* Records to use
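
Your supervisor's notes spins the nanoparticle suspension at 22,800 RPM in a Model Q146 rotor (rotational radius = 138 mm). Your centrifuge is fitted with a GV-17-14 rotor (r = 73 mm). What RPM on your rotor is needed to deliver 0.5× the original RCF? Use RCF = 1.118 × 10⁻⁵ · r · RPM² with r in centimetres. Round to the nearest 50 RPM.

≈ 22150 RPM

Original rotor: r = 138 mm = 13.8 cm
RCF_original = 1.118 × 10⁻⁵ × 13.8 × (22800)² = 1.118 × 10⁻⁵ × 13.8 × 519,840,000 ≈ 80,203 × g
Target RCF = 0.5 × 80,203 ≈ 40,101.5 × g
Your rotor: r = 73 mm = 7.3 cm
40,101.5 = 1.118 × 10⁻⁵ × 7.3 × N²
N² = 40,101.5 / (8.1614 × 10⁻⁵) = 491,355,650
N ≈ √491,355,650 ≈ 22,166.5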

* What this task involves
Would you set down every entry again, exactly?

* Answer area
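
Your supervisor's notes spins the nanoparticle suspension at 22,800 RPM in a Model Q146 rotor (rotational radius = 138 mm). Your centrifuge is fitted with a GV-17-14 rotor (r = 73 mm). What RPM on your rotor is needed to deliver 0.5× the original RCF? Use RCF = 1.118 × 10⁻⁵ · r · RPM² with r in centimetres. Round to the nearest 50 RPM.

≈ 22150 RPM

Original rotor: r = 138 mm = 13.8 cm
RCF_original = 1.118 × 10⁻⁵ × 13.8 × (22800)² = 1.118 × 10⁻⁵ × 13.8 × 519,840,000 ≈ 80,203 × g
Target RCF = 0.5 × 80,203 ≈ 40,101.5 × g
Your rotor: r = 73 mm = 7.3 cm
40,101.5 = 1.118 × 10⁻⁵ × 7.3 × N²
N² = 40,101.5 / (8.1614 × 10⁻⁵) = 491,355,650
N ≈ √491,355,650 ≈ 22,166.5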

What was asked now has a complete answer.